## TASK TO COMPLETE
Produce a verbatim copy of the lines from the one holding "(0.9138 arcminute) /" through the last line of the listing, and nothing else.

## DATA FOR PROCESSING
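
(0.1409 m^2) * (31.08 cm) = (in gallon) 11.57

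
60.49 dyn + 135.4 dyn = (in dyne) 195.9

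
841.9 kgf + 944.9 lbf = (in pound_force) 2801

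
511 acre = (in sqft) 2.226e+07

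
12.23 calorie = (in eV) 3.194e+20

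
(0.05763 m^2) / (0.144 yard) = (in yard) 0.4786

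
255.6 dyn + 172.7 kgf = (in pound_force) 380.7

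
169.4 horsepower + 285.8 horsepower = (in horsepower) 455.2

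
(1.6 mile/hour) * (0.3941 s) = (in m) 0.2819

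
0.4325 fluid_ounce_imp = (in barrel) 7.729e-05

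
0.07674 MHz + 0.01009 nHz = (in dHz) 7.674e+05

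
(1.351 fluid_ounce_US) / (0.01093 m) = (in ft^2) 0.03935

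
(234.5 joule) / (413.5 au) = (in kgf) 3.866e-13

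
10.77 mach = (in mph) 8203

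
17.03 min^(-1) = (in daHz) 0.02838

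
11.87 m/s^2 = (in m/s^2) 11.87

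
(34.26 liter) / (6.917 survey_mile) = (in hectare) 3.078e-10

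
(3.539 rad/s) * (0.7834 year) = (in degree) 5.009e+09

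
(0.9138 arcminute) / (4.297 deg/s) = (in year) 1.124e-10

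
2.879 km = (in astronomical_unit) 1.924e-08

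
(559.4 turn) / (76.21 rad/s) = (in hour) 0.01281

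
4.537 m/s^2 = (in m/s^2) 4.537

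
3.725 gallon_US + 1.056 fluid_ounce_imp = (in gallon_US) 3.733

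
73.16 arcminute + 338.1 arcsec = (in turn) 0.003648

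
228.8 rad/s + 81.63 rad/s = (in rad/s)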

## EXERCISE OUTPUT
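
(0.9138 arcminute) / (4.297 deg/s) = (in year) 1.124e-10

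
2.879 km = (in astronomical_unit) 1.924e-08

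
(559.4 turn) / (76.21 rad/s) = (in hour) 0.01281

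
4.537 m/s^2 = (in m/s^2) 4.537

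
3.725 gallon_US + 1.056 fluid_ounce_imp = (in gallon_US) 3.733

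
73.16 arcminute + 338.1 arcsec = (in turn) 0.003648

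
228.8 rad/s + 81.63 rad/s = (in rad/s)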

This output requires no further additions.